ABOUT THIS EXERCISE: Only the lines from the start of the entries through the line with "C1: capacitance = 5" are wanted; please output them exactly.

RECORDS TO USE:
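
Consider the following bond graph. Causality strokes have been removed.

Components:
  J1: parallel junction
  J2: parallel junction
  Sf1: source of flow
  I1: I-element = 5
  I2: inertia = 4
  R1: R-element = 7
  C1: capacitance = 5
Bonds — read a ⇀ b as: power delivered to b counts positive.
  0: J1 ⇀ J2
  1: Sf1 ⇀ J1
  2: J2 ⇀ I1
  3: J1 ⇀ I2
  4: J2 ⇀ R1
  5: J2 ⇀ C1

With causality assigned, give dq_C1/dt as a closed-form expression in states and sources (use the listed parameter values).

dq_C1/dt = F_Sf1 - p_I1/5 - p_I2/4 - q_C1/35

#1 stroke at Sf1  (Sf1: flow source, stroke at near end)
#2 stroke at I1  (I1: I, integral causality)
#3 stroke at I2  (I2: I, integral causality)
#0 stroke at J1  (closing 0-jn rule on J1)
#5 stroke at J2  (prefer integral on C1)
#4 stroke at R1  (common-e at J2 fixed by 5)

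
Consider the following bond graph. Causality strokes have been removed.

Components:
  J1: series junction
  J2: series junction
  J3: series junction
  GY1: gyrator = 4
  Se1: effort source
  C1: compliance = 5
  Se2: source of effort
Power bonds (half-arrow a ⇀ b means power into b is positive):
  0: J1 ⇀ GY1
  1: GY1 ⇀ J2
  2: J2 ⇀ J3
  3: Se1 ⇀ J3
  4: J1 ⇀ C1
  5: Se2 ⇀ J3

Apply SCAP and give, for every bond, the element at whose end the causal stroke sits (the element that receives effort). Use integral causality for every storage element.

β3 →J3  (Se1: effort source, stroke at far end)
β5 →J3  (Se2: effort source, stroke at far end)
β2 →J2  (J3 needs exactly one f-in)
β1 →GY1  (J2: last free bond brings flow in)
β0 →GY1  (GY1 both-in/both-out from 1)
β4 →J1  (1-jn J1 has f-setter on 0)

#0 stroke→GY1
#1 stroke→GY1
#2 stroke→J2
#3 stroke→J3
#4 stroke→J1
#5 stroke→J3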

ANSWER FOR THE TASK:
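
Consider the following bond graph. Causality strokes have been removed.

Components:
  J1: parallel junction
  J2: parallel junction
  Sf1: source of flow
  I1: I-element = 5
  I2: inertia = 4
  R1: R-element = 7
  C1: capacitance = 5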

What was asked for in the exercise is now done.